- [What the task asks]:
Extract all of the entries and give them again, word for word.

- [Dataset]:
++++

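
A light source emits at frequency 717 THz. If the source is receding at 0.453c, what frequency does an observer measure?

β = v/c = 0.453
(1-β)/(1+β) = 0.547/1.453 = 0.3764625
Doppler factor = √(0.3764625) = 0.61357
f_obs = 717 × 0.61357 = 439.9 THz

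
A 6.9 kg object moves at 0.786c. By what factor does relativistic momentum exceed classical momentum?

p_rel = γmv, p_class = mv
Ratio = γ = 1/√(1 - 0.786²) = 1.618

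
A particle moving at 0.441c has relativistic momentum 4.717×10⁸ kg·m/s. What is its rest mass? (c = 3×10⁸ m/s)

γ = 1/√(1 - 0.441²) = 1.1142
v = 0.441 × 3×10⁸ = 1.323×10⁸ m/s
m = p/(γv) = 4.717×10⁸/(1.1142 × 1.323×10⁸) = 3.200 kg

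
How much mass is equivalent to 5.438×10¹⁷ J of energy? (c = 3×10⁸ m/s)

From E = mc², we get m = E/c²
c² = (3×10⁸)² = 9×10¹⁶ m²/s²
m = 5.438×10¹⁷ / 9×10¹⁶ = 6.042 kg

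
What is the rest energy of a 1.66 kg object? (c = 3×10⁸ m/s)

c² = (3×10⁸)² = 9.000×10¹⁶ m²/s²
E₀ = mc² = 1.66 × 9.000×10¹⁶ = 1.494×10¹⁷ J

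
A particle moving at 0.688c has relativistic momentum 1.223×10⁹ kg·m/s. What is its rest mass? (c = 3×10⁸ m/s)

γ = 1/√(1 - 0.688²) = 1.378
v = 0.688 × 3×10⁸ = 2.064×10⁸ m/s
m = p/(γv) = 1.223×10⁹/(1.378 × 2.064×10⁸) = 4.300 kg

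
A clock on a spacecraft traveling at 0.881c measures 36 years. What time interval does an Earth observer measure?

Proper time Δt₀ = 36 years
γ = 1/√(1 - 0.881²) = 2.1136
Δt = γΔt₀ = 2.1136 × 36 = 76.09 years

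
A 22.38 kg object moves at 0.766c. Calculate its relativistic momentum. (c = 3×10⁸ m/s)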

++++

- [Reply to the exercise]:
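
A light source emits at frequency 717 THz. If the source is receding at 0.453c, what frequency does an observer measure?

β = v/c = 0.453
(1-β)/(1+β) = 0.547/1.453 = 0.3764625
Doppler factor = √(0.3764625) = 0.61357
f_obs = 717 × 0.61357 = 439.9 THz

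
A 6.9 kg object moves at 0.786c. By what factor does relativistic momentum exceed classical momentum?

p_rel = γmv, p_class = mv
Ratio = γ = 1/√(1 - 0.786²) = 1.618

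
A particle moving at 0.441c has relativistic momentum 4.717×10⁸ kg·m/s. What is its rest mass? (c = 3×10⁸ m/s)

γ = 1/√(1 - 0.441²) = 1.1142
v = 0.441 × 3×10⁸ = 1.323×10⁸ m/s
m = p/(γv) = 4.717×10⁸/(1.1142 × 1.323×10⁸) = 3.200 kg

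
How much mass is equivalent to 5.438×10¹⁷ J of energy? (c = 3×10⁸ m/s)

From E = mc², we get m = E/c²
c² = (3×10⁸)² = 9×10¹⁶ m²/s²
m = 5.438×10¹⁷ / 9×10¹⁶ = 6.042 kg

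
What is the rest energy of a 1.66 kg object? (c = 3×10⁸ m/s)

c² = (3×10⁸)² = 9.000×10¹⁶ m²/s²
E₀ = mc² = 1.66 × 9.000×10¹⁶ = 1.494×10¹⁷ J

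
A particle moving at 0.688c has relativistic momentum 1.223×10⁹ kg·m/s. What is its rest mass? (c = 3×10⁸ m/s)

γ = 1/√(1 - 0.688²) = 1.378
v = 0.688 × 3×10⁸ = 2.064×10⁸ m/s
m = p/(γv) = 1.223×10⁹/(1.378 × 2.064×10⁸) = 4.300 kg

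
A clock on a spacecraft traveling at 0.881c measures 36 years. What time interval does an Earth observer measure?

Proper time Δt₀ = 36 years
γ = 1/√(1 - 0.881²) = 2.1136
Δt = γΔt₀ = 2.1136 × 36 = 76.09 years

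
A 22.38 kg object moves at 0.766c. Calculate its relativistic momentum. (c = 3×10⁸ m/s)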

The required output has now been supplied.